++++ GIVEN RECORDS

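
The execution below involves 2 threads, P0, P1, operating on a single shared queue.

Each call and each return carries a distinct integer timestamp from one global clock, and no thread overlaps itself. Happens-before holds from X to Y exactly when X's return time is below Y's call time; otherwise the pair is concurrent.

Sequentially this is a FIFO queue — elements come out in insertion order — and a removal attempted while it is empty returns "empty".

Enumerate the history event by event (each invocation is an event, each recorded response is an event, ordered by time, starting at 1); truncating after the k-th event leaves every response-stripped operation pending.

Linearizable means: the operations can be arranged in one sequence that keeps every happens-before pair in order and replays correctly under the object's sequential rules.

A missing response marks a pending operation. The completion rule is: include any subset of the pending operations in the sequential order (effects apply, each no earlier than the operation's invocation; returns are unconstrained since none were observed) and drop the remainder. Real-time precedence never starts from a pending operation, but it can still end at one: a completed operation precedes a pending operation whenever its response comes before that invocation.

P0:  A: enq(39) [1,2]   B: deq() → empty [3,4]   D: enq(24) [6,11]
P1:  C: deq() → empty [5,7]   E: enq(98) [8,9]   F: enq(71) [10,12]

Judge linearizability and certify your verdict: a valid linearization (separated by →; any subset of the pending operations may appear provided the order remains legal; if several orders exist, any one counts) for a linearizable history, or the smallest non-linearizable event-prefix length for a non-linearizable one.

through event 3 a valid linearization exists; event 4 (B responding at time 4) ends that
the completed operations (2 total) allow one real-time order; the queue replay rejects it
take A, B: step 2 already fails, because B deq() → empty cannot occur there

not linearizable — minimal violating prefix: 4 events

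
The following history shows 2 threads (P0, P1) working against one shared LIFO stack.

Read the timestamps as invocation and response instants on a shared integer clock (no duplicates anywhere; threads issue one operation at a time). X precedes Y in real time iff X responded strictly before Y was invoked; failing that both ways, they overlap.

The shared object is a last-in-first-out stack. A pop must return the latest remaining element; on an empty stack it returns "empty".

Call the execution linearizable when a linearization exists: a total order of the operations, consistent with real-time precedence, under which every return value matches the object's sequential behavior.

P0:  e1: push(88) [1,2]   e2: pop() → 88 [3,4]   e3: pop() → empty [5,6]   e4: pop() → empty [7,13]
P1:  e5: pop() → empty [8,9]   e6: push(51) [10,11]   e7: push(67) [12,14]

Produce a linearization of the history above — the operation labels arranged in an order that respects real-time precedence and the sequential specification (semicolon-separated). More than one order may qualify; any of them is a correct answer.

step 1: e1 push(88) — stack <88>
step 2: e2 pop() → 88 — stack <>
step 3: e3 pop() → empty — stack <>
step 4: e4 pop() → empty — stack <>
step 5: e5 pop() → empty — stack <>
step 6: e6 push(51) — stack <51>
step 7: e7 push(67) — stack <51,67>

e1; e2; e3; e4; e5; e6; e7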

++++++++
++++ GIVEN RECORDS

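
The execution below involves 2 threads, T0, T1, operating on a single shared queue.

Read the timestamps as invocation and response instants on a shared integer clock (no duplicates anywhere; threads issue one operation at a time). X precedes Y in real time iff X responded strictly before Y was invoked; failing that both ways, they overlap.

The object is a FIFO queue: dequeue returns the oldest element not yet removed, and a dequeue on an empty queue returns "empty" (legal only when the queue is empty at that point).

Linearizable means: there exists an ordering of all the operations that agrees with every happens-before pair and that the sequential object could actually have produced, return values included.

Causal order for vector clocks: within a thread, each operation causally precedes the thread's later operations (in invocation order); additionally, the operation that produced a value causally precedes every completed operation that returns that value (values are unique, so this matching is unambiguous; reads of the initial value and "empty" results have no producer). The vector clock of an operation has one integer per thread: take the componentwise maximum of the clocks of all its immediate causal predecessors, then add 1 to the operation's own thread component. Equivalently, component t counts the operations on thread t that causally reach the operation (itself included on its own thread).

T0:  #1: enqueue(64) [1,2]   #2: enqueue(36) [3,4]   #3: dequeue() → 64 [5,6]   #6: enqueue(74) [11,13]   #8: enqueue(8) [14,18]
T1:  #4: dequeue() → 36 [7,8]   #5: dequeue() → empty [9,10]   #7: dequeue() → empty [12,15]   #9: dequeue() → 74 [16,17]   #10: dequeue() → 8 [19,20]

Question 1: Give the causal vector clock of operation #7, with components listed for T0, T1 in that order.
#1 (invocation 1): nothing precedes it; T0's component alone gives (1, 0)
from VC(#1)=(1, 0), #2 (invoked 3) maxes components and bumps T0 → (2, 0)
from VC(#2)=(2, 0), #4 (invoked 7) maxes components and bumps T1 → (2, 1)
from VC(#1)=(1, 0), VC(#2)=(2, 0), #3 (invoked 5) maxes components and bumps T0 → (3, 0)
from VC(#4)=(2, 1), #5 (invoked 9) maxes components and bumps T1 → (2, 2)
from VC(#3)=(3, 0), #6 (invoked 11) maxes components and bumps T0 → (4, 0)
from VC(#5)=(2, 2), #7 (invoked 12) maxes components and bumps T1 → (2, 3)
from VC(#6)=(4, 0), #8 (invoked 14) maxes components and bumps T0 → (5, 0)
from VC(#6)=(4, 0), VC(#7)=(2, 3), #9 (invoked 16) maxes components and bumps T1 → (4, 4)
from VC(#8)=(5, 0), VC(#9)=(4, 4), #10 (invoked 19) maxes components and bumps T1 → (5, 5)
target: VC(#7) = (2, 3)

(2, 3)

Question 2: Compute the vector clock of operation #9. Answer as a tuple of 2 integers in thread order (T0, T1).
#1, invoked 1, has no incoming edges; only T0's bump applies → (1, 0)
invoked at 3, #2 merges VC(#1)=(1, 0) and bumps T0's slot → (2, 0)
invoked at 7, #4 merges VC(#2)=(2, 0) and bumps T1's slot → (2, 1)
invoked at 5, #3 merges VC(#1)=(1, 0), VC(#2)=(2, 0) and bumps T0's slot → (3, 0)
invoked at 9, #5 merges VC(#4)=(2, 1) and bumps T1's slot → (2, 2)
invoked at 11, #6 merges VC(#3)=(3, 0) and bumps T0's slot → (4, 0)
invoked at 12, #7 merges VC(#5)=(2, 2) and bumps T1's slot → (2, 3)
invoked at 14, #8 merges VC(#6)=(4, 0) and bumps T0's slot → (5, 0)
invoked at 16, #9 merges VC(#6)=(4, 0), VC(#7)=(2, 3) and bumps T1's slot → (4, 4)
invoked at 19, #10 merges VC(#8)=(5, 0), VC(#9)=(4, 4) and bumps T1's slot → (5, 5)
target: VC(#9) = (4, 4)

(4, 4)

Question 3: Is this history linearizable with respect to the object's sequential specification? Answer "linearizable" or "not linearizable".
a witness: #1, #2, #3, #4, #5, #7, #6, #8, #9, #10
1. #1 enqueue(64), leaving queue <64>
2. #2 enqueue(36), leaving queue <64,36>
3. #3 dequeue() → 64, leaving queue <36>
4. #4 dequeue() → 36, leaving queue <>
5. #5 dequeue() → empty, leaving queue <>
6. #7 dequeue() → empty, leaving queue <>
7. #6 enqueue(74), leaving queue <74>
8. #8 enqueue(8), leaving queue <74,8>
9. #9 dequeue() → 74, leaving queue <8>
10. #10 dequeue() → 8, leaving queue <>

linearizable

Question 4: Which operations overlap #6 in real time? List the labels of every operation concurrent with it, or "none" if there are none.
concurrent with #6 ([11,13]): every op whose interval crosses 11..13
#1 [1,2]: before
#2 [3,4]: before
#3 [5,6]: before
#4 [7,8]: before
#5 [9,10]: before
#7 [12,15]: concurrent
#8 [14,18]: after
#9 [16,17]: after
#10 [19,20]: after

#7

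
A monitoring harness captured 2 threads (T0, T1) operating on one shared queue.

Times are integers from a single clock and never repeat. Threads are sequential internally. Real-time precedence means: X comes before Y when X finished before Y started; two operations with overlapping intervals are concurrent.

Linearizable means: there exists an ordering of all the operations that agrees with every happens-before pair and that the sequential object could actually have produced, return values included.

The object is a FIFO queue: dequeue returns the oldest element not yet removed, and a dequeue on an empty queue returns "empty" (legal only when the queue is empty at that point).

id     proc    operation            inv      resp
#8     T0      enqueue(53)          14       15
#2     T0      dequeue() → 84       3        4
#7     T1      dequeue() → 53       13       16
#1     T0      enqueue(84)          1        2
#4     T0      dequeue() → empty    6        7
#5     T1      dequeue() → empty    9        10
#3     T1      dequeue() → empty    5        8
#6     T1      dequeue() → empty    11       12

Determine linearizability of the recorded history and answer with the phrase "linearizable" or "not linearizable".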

++++++++

### [AIM OF THE EXERCISE]
What is needed is each line from the records with the word "response" in it.

### [ANSWER TO THIS EXERCISE]
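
Enumerate the history event by event (each invocation is an event, each recorded response is an event, ordered by time, starting at 1); truncating after the k-th event leaves every response-stripped operation pending.
A missing response marks a pending operation. The completion rule is: include any subset of the pending operations in the sequential order (effects apply, each no earlier than the operation's invocation; returns are unconstrained since none were observed) and drop the remainder. Real-time precedence never starts from a pending operation, but it can still end at one: a completed operation precedes a pending operation whenever its response comes before that invocation.
Read the timestamps as invocation and response instants on a shared integer clock (no duplicates anywhere; threads issue one operation at a time). X precedes Y in real time iff X responded strictly before Y was invoked; failing that both ways, they overlap.
Read the timestamps as invocation and response instants on a shared integer clock (no duplicates anywhere; threads issue one operation at a time). X precedes Y in real time iff X responded strictly before Y was invoked; failing that both ways, they overlap.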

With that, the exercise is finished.